■ GOAL OF THE EXERCISE ■
Write out the entries once more, exactly as they appear.

■ Saved entries ■
= = = = = = =

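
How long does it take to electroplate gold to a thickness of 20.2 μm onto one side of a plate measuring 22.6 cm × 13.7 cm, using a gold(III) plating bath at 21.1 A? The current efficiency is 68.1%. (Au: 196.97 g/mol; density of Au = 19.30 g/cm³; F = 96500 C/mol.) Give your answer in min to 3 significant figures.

20.6 min

Plated area = 22.6 × 13.7 = 309.6 cm²
Volume = 309.6 × 20.2×10⁻⁴ cm = 0.6254 cm³
m(Au) = 0.6254 × 19.30 = 12.07 g
n(Au) = 12.07 / 196.97 = 0.06128 mol; n(e⁻) = 3 × 0.06128 = 0.1838 mol
Q = 0.1838 × 96500 / 0.681 = 26050 C
t = 26050 / 21.1 = 1235 s = 20.6 min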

= = = = = = =

■ PROBLEM SOLUTION ■
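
How long does it take to electroplate gold to a thickness of 20.2 μm onto one side of a plate measuring 22.6 cm × 13.7 cm, using a gold(III) plating bath at 21.1 A? The current efficiency is 68.1%. (Au: 196.97 g/mol; density of Au = 19.30 g/cm³; F = 96500 C/mol.) Give your answer in min to 3 significant figures.

20.6 min

Plated area = 22.6 × 13.7 = 309.6 cm²
Volume = 309.6 × 20.2×10⁻⁴ cm = 0.6254 cm³
m(Au) = 0.6254 × 19.30 = 12.07 g
n(Au) = 12.07 / 196.97 = 0.06128 mol; n(e⁻) = 3 × 0.06128 = 0.1838 mol
Q = 0.1838 × 96500 / 0.681 = 26050 C
t = 26050 / 21.1 = 1235 s = 20.6 min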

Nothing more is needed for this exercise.